YOUR INSTRUCTIONS: Return the lines beginning at the one that contains "The chord chart" and continuing to the end of the entries, including both ends, exactly as written and nothing else.

[GIVEN DATA]

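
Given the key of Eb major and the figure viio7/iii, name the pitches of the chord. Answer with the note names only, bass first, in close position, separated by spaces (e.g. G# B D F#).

F# A C Eb

The slash marks an applied leading-tone chord: viio of iii. In Eb major, iii is G, so the leading tone to it is F#, a half step below.
Building a fully diminished seventh chord on F# gives F#-A-C-Eb.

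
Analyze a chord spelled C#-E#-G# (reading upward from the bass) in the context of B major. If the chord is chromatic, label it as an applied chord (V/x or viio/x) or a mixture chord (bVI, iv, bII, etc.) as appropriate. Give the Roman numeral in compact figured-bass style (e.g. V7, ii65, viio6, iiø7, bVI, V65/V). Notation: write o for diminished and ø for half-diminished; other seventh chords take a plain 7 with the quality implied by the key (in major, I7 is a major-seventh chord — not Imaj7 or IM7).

Stacked in thirds the chord is C#-E#-G#: a major triad on C#.
C# is not a diatonic chord root with this quality in B major, but it lies a perfect fifth above F# (V), so the chord functions as an applied dominant of V.

V/V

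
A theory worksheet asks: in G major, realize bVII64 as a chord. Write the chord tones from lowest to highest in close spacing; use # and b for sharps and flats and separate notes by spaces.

bVII64 is a major triad on the lowered seventh degree (the subtonic), borrowed from the parallel minor. In G major that root is F.
So the chord is F-A-C.
The figured bass 64 indicates second inversion, placing the fifth (C) in the bass: C-F-A.

C F A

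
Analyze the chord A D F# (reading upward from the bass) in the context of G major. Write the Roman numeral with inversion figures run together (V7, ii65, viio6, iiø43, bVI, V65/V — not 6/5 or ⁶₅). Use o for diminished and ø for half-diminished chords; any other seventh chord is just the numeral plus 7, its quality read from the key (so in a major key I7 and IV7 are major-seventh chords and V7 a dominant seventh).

V64

The pitches D-F#-A form a major triad rooted on D.
In G major, D is the dominant; the diatonic major triad there is V.
With A in the bass the chord is in second inversion, so the figured bass is 64.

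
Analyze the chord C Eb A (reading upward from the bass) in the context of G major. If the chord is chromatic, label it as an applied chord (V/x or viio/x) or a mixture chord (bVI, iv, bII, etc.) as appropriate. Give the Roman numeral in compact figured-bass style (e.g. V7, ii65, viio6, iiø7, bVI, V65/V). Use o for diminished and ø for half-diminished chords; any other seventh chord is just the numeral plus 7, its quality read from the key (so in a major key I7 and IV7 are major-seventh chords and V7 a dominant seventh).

Stacked in thirds the chord is A-C-Eb: a diminished triad on A.
A is the second degree of G major. This is the diminished supertonic triad, borrowed from the parallel minor.
With C in the bass the chord is in first inversion, so the figured bass is 6.

iio6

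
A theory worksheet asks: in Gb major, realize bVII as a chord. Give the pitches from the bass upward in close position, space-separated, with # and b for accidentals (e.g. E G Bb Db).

Fb Ab Cb

Scale degree 7 in Gb major is F; lowering it a half step gives Fb. bVII is a major triad on the lowered seventh degree (the subtonic), borrowed from the parallel minor.
So the chord is Fb-Ab-Cb, a major triad.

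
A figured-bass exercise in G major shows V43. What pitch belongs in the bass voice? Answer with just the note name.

A

V in G major has root D; the chord is D-F#-A-C.
The figure 43 means second inversion — the fifth is in the bass.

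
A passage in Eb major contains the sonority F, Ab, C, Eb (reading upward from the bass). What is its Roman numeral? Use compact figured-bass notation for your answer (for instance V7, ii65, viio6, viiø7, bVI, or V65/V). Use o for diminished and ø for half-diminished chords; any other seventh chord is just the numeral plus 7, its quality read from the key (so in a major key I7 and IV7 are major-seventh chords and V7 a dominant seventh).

ii7

The pitches F-Ab-C-Eb form a minor seventh chord rooted on F.
In Eb major, F is the supertonic; the diatonic minor seventh chord there is ii7.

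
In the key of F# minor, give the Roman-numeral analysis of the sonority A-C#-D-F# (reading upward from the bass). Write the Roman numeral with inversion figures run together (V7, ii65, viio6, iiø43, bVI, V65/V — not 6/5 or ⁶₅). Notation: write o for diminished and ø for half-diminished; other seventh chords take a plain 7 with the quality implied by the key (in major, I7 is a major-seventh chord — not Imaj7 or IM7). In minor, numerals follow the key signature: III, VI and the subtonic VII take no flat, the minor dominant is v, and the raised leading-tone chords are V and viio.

VI43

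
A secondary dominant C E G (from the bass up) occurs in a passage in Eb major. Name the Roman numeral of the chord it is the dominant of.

The chord is a major triad on C.
A dominant resolves down a perfect fifth: C → F. In Eb major, F is scale degree 2, i.e. ii.

ii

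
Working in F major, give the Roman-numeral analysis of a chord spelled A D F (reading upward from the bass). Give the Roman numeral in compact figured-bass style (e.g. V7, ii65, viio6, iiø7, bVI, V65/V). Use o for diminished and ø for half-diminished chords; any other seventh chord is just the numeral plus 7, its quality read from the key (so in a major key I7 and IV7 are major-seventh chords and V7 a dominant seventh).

vi64

The pitches D-F-A form a minor triad rooted on D.
In F major, D is the submediant; the diatonic minor triad there is vi.
With A in the bass the chord is in second inversion, so the figured bass is 64.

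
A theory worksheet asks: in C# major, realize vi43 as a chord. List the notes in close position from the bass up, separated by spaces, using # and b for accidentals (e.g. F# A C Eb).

In C# major, scale degree 6 is A#, and the diatonic chord built there is a minor seventh chord.
Stacking thirds from A# gives A#-C#-E#-G#.
With the 43 figure the chord is in second inversion; from the bass E# upward in close position it reads E#-G#-A#-C#.

E# G# A# C#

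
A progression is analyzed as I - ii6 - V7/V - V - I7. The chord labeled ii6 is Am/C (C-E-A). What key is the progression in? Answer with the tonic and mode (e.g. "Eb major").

G major

ii6 is given as C-E-A — a minor triad with root A.
ii6 on A implies A is the supertonic; that puts the tonic at G, and the lowercase numeral fits major mode.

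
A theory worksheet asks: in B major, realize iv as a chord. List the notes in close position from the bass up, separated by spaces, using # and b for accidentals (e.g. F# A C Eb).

E G B

iv is the minor subdominant, borrowed from the parallel minor. In B major that root is E.
So the chord is E-G-B.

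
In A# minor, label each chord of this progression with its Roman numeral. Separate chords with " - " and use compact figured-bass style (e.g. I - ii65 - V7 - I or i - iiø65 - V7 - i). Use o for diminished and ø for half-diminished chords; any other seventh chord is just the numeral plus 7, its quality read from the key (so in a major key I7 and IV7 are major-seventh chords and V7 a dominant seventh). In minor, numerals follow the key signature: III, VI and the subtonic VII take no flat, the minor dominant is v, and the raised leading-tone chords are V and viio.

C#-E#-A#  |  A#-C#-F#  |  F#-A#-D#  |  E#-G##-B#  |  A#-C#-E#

i6 - VI6 - iv6 - V - i

C#-E#-A#: root A# is the tonic; minor triad there is i6.
A#-C#-F#: major triad on F# = scale degree 6 → VI6.
F#-A#-D# has root D#, degree 4 in A# minor, so iv6.
E#-G##-B# has root E#, degree 5 in A# minor, so V.
A#-C#-E# has root A#, degree 1 in A# minor, so i.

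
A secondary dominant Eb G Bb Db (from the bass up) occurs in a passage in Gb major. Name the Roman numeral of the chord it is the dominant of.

ii

The chord is a dominant seventh chord on Eb.
A dominant resolves down a perfect fifth: Eb → Ab. In Gb major, Ab is scale degree 2, i.e. ii.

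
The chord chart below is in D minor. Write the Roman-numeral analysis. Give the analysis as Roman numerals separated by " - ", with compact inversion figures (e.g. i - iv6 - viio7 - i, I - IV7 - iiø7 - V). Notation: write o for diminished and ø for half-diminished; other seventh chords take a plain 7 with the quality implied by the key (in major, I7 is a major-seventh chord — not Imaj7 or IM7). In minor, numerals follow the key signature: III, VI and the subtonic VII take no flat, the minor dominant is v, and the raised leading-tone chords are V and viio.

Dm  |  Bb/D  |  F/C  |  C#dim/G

i - VI6 - III64 - viio64

Dm: minor triad on D = scale degree 1 → i.
Bb/D: major triad on Bb = scale degree 6 → VI6.
F/C: root F is the mediant; major triad there is III64.
C#dim/G has root C#, degree 7 in D minor, so viio64.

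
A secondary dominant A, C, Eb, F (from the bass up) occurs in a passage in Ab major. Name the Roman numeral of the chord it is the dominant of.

ii

The chord is a dominant seventh chord on F.
A dominant resolves down a perfect fifth: F → Bb. In Ab major, Bb is scale degree 2, i.e. ii.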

[/GIVEN DATA]

WRITTEN ANSWER:
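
The chord chart below is in D minor. Write the Roman-numeral analysis. Give the analysis as Roman numerals separated by " - ", with compact inversion figures (e.g. i - iv6 - viio7 - i, I - IV7 - iiø7 - V). Notation: write o for diminished and ø for half-diminished; other seventh chords take a plain 7 with the quality implied by the key (in major, I7 is a major-seventh chord — not Imaj7 or IM7). In minor, numerals follow the key signature: III, VI and the subtonic VII take no flat, the minor dominant is v, and the raised leading-tone chords are V and viio.

Dm  |  Bb/D  |  F/C  |  C#dim/G

i - VI6 - III64 - viio64

Dm: minor triad on D = scale degree 1 → i.
Bb/D: major triad on Bb = scale degree 6 → VI6.
F/C: root F is the mediant; major triad there is III64.
C#dim/G has root C#, degree 7 in D minor, so viio64.

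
A secondary dominant A, C, Eb, F (from the bass up) occurs in a passage in Ab major. Name the Roman numeral of the chord it is the dominant of.

ii

The chord is a dominant seventh chord on F.
A dominant resolves down a perfect fifth: F → Bb. In Ab major, Bb is scale degree 2, i.e. ii.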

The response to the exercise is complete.